■ **SUPPLIED MATERIAL**:
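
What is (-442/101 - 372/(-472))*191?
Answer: -8167733/11918 ≈ -685.33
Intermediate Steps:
(-442/101 - 372/(-472))*191 = (-442*1/101 - 372*(-1/472))*191 = (-442/101 + 93/118)*191 = -42763/11918*191 = -8167733/11918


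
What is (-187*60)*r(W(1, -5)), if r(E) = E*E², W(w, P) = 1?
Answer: -11220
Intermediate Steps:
r(E) = E³
(-187*60)*r(W(1, -5)) = -187*60*1³ = -11220*1 = -11220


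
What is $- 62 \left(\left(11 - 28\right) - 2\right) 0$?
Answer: $0$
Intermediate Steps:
$- 62 \left(\left(11 - 28\right) - 2\right) 0 = - 62 \left(-17 - 2\right) 0 = \left(-62\right) \left(-19\right) 0 = 1178 \cdot 0 = 0$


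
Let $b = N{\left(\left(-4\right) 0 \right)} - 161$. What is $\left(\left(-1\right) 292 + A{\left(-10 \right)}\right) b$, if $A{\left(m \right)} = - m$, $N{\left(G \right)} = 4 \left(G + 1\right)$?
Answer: $44274$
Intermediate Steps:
$N{\left(G \right)} = 4 + 4 G$ ($N{\left(G \right)} = 4 \left(1 + G\right) = 4 + 4 G$)
$b = -157$ ($b = \left(4 + 4 \left(\left(-4\right) 0\right)\right) - 161 = \left(4 + 4 \cdot 0\right) - 161 = \left(4 + 0\right) - 161 = 4 - 161 = -157$)
$\left(\left(-1\right) 292 + A{\left(-10 \right)}\right) b = \left(\left(-1\right) 292 - -10\right) \left(-157\right) = \left(-292 + 10\right) \left(-157\right) = \left(-282\right) \left(-157\right) = 44274$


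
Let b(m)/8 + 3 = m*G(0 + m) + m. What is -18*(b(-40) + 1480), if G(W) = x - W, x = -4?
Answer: 186912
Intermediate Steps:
G(W) = -4 - W
b(m) = -24 + 8*m + 8*m*(-4 - m) (b(m) = -24 + 8*(m*(-4 - (0 + m)) + m) = -24 + 8*(m*(-4 - m) + m) = -24 + 8*(m + m*(-4 - m)) = -24 + (8*m + 8*m*(-4 - m)) = -24 + 8*m + 8*m*(-4 - m))
-18*(b(-40) + 1480) = -18*((-24 + 8*(-40) - 8*(-40)*(4 - 40)) + 1480) = -18*((-24 - 320 - 8*(-40)*(-36)) + 1480) = -18*((-24 - 320 - 11520) + 1480) = -18*(-11864 + 1480) = -18*(-10384) = 186912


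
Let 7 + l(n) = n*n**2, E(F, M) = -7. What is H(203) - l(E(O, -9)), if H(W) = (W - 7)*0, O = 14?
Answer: 350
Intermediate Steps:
l(n) = -7 + n**3 (l(n) = -7 + n*n**2 = -7 + n**3)
H(W) = 0 (H(W) = (-7 + W)*0 = 0)
H(203) - l(E(O, -9)) = 0 - (-7 + (-7)**3) = 0 - (-7 - 343) = 0 - 1*(-350) = 0 + 350 = 350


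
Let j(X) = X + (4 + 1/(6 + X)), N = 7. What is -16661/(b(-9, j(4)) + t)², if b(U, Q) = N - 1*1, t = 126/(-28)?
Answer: -66644/9 ≈ -7404.9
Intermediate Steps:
t = -9/2 (t = 126*(-1/28) = -9/2 ≈ -4.5000)
j(X) = 4 + X + 1/(6 + X)
b(U, Q) = 6 (b(U, Q) = 7 - 1*1 = 7 - 1 = 6)
-16661/(b(-9, j(4)) + t)² = -16661/(6 - 9/2)² = -16661/((3/2)²) = -16661/9/4 = -16661*4/9 = -66644/9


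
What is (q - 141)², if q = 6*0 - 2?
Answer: 20449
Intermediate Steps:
q = -2 (q = 0 - 2 = -2)
(q - 141)² = (-2 - 141)² = (-143)² = 20449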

■ **TASK PROMPT**:
Which lines of the data contain the string "Answer"? Copy each one.

■ **REPLY**:
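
Answer: -8167733/11918 ≈ -685.33
Answer: -11220
Answer: $0$
Answer: $44274$
Answer: 186912
Answer: 350
Answer: -66644/9 ≈ -7404.9
Answer: 20449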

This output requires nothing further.